### Work item
The required output is every line from the beginning of the entries below through the line that includes "A seller is auctioning a rare", copied exactly.

(Material provided Opens)

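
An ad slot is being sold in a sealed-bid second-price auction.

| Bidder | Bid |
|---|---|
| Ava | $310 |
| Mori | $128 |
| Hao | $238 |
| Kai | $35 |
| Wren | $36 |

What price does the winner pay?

Highest bid: Ava at $310, so Ava wins.
Second-highest bid: Hao at $238 — that is the price the winner pays.

$238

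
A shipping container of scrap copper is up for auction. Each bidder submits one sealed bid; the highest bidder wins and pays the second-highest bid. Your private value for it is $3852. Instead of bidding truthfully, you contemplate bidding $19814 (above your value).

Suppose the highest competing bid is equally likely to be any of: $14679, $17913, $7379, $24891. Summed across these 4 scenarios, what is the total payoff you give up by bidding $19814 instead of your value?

The deviation costs you only when the competing bid falls strictly between $3852 and $19814; elsewhere both bids give the same outcome.
$14679: truthful payoff $0, deviation payoff −$10827 → loss $10827.
$17913: truthful payoff $0, deviation payoff −$14061 → loss $14061.
$7379: truthful payoff $0, deviation payoff −$3527 → loss $3527.
$24891: outcomes coincide → loss $0.
Total loss = $10827 + $14061 + $3527 = $28415.

$28415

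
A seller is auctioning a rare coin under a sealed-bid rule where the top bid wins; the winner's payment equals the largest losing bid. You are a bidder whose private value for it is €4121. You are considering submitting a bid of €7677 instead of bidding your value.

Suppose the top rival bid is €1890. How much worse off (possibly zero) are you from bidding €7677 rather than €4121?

Bidding your value €4121: you win (since €4121 > €1890) and pay €1890. Payoff €2231.
Bidding €7677: you win and pay €1890. Payoff €4121 − €1890 = €2231.
Difference = €2231 − €2231 = €0; both bids lead to the same outcome because the competing bid is below both your value and your alternative bid.
Because the price is fixed by the runner-up's bid, deviating from your value can only change a good outcome into a bad one — never the reverse.

€0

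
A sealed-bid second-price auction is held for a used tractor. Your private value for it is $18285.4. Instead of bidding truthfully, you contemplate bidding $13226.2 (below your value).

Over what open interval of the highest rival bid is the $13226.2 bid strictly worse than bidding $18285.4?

($13226.2, $18285.4)

If the competing bid is below $13226.2, both bids win at the same price — no difference.
If it is above $18285.4, both bids lose — no difference.
If it lies strictly between $13226.2 and $18285.4, bidding your value wins at a price below your value (positive payoff) while bidding $13226.2 loses (payoff 0).
So the deviation strictly hurts on the open interval ($13226.2, $18285.4).
Truthful bidding weakly dominates here: raising your bid can only win items priced above your value, and lowering it can only forfeit items priced below.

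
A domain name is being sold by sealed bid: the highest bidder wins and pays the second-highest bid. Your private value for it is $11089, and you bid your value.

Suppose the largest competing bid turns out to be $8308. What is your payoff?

Your bid $11089 exceeds the highest competing bid $8308, so you win.
In a second-price auction the winner pays the second-highest bid, $8308.
Payoff = value − price = $11089 − $8308 = $2781.

$2781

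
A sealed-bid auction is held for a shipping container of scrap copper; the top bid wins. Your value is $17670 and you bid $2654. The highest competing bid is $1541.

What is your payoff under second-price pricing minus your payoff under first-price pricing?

You have the highest bid, so you win under either rule.
Second-price: pay $1541 → payoff $16129.
First-price: pay your own bid $2654 → payoff $15016.
Difference = $16129 − ($15016) = $1113.

$1113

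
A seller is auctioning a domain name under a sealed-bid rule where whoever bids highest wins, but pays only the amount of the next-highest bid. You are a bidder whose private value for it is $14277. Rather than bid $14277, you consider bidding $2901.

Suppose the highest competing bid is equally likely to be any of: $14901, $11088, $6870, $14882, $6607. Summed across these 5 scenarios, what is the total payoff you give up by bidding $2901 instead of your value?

$18266

The deviation costs you only when the competing bid falls strictly between $2901 and $14277; elsewhere both bids give the same outcome.
$14901: outcomes coincide → loss $0.
$11088: truthful payoff $3189, deviation payoff $0 → loss $3189.
$6870: truthful payoff $7407, deviation payoff $0 → loss $7407.
$14882: outcomes coincide → loss $0.
$6607: truthful payoff $7670, deviation payoff $0 → loss $7670.
Total loss = $3189 + $7407 + $7670 = $18266.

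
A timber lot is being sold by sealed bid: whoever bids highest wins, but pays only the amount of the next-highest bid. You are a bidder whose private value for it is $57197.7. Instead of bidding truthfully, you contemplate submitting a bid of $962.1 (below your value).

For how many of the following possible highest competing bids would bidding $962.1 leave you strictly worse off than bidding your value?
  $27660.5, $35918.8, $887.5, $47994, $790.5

3

The deviation hurts exactly when the highest competing bid lies strictly between $962.1 and $57197.7 — underbidding then forfeits a profitable win.
$27660.5: inside the interval → strictly worse (loss $29537.2).
$35918.8: inside the interval → strictly worse (loss $21278.9).
$887.5: below both → same outcome either way.
$47994: inside the interval → strictly worse (loss $9203.7).
$790.5: below both → same outcome either way.
Count: 3.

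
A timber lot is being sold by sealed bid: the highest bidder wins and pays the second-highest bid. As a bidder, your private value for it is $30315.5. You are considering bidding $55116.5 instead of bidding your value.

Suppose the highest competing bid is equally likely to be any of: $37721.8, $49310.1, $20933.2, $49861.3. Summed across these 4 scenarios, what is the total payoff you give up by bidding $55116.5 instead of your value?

$45946.7

The deviation costs you only when the competing bid falls strictly between $30315.5 and $55116.5; elsewhere both bids give the same outcome.
$37721.8: truthful payoff $0, deviation payoff −$7406.3 → loss $7406.3.
$49310.1: truthful payoff $0, deviation payoff −$18994.6 → loss $18994.6.
$20933.2: outcomes coincide → loss $0.
$49861.3: truthful payoff $0, deviation payoff −$19545.8 → loss $19545.8.
Total loss = $7406.3 + $18994.6 + $19545.8 = $45946.7.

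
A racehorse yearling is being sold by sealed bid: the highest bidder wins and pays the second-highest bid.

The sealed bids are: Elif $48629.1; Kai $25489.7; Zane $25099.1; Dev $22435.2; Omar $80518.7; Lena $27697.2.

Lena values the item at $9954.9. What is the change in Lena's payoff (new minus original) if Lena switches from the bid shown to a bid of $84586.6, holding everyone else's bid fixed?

−$70563.8

The highest bid among the other bidders is $80518.7; Lena's bid doesn't change that.
Original bid $27697.2: Lena is not highest (top rival bid is $80518.7); payoff $0.
Alternative bid $84586.6: Lena is highest, pays the top rival bid $80518.7; payoff $9954.9 − $80518.7 = −$70563.8.
Change in payoff = −$70563.8 − ($0) = −$70563.8.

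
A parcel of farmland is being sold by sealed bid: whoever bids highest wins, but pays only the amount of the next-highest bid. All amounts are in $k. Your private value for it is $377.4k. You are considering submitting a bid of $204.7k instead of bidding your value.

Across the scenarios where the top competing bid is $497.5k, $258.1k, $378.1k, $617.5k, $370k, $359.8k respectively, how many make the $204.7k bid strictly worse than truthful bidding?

The deviation hurts exactly when the highest competing bid lies strictly between $204.7k and $377.4k — underbidding then forfeits a profitable win.
$497.5k: above both → same outcome either way.
$258.1k: inside the interval → strictly worse (loss $119.3k).
$378.1k: above both → same outcome either way.
$617.5k: above both → same outcome either way.
$370k: inside the interval → strictly worse (loss $7.4k).
$359.8k: inside the interval → strictly worse (loss $17.6k).
Count: 3.

3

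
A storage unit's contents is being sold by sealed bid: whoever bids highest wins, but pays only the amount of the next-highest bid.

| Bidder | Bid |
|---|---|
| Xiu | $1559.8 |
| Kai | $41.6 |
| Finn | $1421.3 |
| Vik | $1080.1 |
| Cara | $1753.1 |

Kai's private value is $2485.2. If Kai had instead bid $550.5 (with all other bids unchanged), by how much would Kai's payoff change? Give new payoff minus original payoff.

$0

The highest bid among the other bidders is $1753.1; Kai's bid doesn't change that.
Original bid $41.6: Kai is not highest (top rival bid is $1753.1); payoff $0.
Alternative bid $550.5: Kai is not highest (top rival bid is $1753.1); payoff $0.
Change in payoff = $0 − ($0) = $0.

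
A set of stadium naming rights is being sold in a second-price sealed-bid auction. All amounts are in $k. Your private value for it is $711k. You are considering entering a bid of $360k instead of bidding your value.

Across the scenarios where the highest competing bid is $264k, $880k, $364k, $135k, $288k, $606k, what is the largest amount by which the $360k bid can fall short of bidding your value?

$347k

$264k: same outcome either way → loss $0k.
$880k: same outcome either way → loss $0k.
$364k: truthful gives $347k, deviation gives $0k → loss $347k.
$135k: same outcome either way → loss $0k.
$288k: same outcome either way → loss $0k.
$606k: truthful gives $105k, deviation gives $0k → loss $105k.
Maximum loss: $347k.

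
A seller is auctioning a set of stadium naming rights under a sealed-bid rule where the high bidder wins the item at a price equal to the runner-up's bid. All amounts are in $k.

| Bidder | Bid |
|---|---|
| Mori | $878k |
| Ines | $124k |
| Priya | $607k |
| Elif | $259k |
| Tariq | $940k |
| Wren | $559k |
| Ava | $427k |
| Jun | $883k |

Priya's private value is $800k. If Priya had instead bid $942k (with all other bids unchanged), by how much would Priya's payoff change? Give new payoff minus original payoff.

The highest bid among the other bidders is $940k; Priya's bid doesn't change that.
Original bid $607k: Priya is not highest (top rival bid is $940k); payoff $0k.
Alternative bid $942k: Priya is highest, pays the top rival bid $940k; payoff $800k − $940k = −$140k.
Change in payoff = −$140k − ($0k) = −$140k.

−$140k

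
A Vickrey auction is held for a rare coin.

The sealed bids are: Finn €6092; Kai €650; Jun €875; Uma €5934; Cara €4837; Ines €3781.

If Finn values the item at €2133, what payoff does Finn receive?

Highest bid: Finn at €6092, so Finn wins.
Second-highest bid: Uma at €5934 — that is the price the winner pays.
Finn's payoff = value − price = €2133 − €5934 = −€3801.

−€3801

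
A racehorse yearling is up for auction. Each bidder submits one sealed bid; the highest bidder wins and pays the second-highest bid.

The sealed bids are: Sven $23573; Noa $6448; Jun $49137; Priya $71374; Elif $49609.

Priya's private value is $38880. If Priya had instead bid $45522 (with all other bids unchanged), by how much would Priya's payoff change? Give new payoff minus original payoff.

The highest bid among the other bidders is $49609; Priya's bid doesn't change that.
Original bid $71374: Priya is highest, pays the top rival bid $49609; payoff $38880 − $49609 = −$10729.
Alternative bid $45522: Priya is not highest (top rival bid is $49609); payoff $0.
Change in payoff = $0 − (−$10729) = $10729.

$10729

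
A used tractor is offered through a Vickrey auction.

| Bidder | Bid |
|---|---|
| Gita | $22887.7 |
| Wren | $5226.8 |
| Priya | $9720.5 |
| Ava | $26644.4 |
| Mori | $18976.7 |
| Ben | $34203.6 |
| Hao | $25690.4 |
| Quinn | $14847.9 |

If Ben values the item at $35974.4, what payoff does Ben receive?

$9330

Highest bid: Ben at $34203.6, so Ben wins.
Second-highest bid: Ava at $26644.4 — that is the price the winner pays.
Ben's payoff = value − price = $35974.4 − $26644.4 = $9330.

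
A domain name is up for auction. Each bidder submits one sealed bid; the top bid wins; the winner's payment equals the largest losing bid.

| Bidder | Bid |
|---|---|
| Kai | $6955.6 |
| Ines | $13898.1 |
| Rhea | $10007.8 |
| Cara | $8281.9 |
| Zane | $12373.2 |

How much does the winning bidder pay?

Highest bid: Ines at $13898.1, so Ines wins.
Second-highest bid: Zane at $12373.2 — that is the price the winner pays.

$12373.2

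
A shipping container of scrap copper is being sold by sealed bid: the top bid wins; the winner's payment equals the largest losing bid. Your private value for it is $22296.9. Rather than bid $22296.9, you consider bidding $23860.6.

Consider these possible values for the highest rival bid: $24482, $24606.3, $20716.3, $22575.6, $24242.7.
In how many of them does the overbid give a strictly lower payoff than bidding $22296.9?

1

The deviation hurts exactly when the highest competing bid lies strictly between $22296.9 and $23860.6 — overbidding then wins at a price above your value.
$24482: above both → same outcome either way.
$24606.3: above both → same outcome either way.
$20716.3: below both → same outcome either way.
$22575.6: inside the interval → strictly worse (loss $278.7).
$24242.7: above both → same outcome either way.
Count: 1.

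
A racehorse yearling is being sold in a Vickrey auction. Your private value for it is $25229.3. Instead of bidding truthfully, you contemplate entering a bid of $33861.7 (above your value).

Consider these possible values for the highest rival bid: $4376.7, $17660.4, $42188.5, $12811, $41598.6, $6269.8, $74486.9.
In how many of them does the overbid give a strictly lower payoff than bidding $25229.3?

The deviation hurts exactly when the highest competing bid lies strictly between $25229.3 and $33861.7 — overbidding then wins at a price above your value.
$4376.7: below both → same outcome either way.
$17660.4: below both → same outcome either way.
$42188.5: above both → same outcome either way.
$12811: below both → same outcome either way.
$41598.6: above both → same outcome either way.
$6269.8: below both → same outcome either way.
$74486.9: above both → same outcome either way.
Count: 0.

0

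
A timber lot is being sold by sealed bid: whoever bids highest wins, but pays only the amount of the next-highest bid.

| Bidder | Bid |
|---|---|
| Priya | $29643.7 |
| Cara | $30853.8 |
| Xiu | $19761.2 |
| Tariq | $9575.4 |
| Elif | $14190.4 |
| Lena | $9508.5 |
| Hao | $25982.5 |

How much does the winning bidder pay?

$29643.7

Highest bid: Cara at $30853.8, so Cara wins.
Second-highest bid: Priya at $29643.7 — that is the price the winner pays.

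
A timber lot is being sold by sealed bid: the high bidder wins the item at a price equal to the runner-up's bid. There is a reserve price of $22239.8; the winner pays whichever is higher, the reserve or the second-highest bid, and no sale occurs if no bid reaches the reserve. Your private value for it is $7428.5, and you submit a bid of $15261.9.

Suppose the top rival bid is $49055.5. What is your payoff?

Your bid $15261.9 is below the highest competing bid $49055.5, so you lose. Payoff $0.

$0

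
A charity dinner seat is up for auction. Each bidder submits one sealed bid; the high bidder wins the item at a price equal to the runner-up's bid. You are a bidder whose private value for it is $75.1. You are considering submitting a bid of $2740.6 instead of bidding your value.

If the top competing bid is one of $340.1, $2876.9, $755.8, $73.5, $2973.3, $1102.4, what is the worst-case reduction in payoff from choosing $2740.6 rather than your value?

$340.1: truthful gives $0, deviation gives −$265 → loss $265.
$2876.9: same outcome either way → loss $0.
$755.8: truthful gives $0, deviation gives −$680.7 → loss $680.7.
$73.5: same outcome either way → loss $0.
$2973.3: same outcome either way → loss $0.
$1102.4: truthful gives $0, deviation gives −$1027.3 → loss $1027.3.
Maximum loss: $1027.3.

$1027.3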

(Material provided Closes)

### Exercise solution
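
An ad slot is being sold in a sealed-bid second-price auction.

| Bidder | Bid |
|---|---|
| Ava | $310 |
| Mori | $128 |
| Hao | $238 |
| Kai | $35 |
| Wren | $36 |

What price does the winner pay?

Highest bid: Ava at $310, so Ava wins.
Second-highest bid: Hao at $238 — that is the price the winner pays.

$238

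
A shipping container of scrap copper is up for auction. Each bidder submits one sealed bid; the highest bidder wins and pays the second-highest bid. Your private value for it is $3852. Instead of bidding truthfully, you contemplate bidding $19814 (above your value).

Suppose the highest competing bid is equally likely to be any of: $14679, $17913, $7379, $24891. Summed across these 4 scenarios, what is the total payoff you give up by bidding $19814 instead of your value?

The deviation costs you only when the competing bid falls strictly between $3852 and $19814; elsewhere both bids give the same outcome.
$14679: truthful payoff $0, deviation payoff −$10827 → loss $10827.
$17913: truthful payoff $0, deviation payoff −$14061 → loss $14061.
$7379: truthful payoff $0, deviation payoff −$3527 → loss $3527.
$24891: outcomes coincide → loss $0.
Total loss = $10827 + $14061 + $3527 = $28415.

$28415

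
A seller is auctioning a rare coin under a sealed-bid rule where the top bid wins; the winner's payment equals the largest losing bid. You are a bidder whose private value for it is €4121. You are considering submitting a bid of €7677 instead of bidding your value.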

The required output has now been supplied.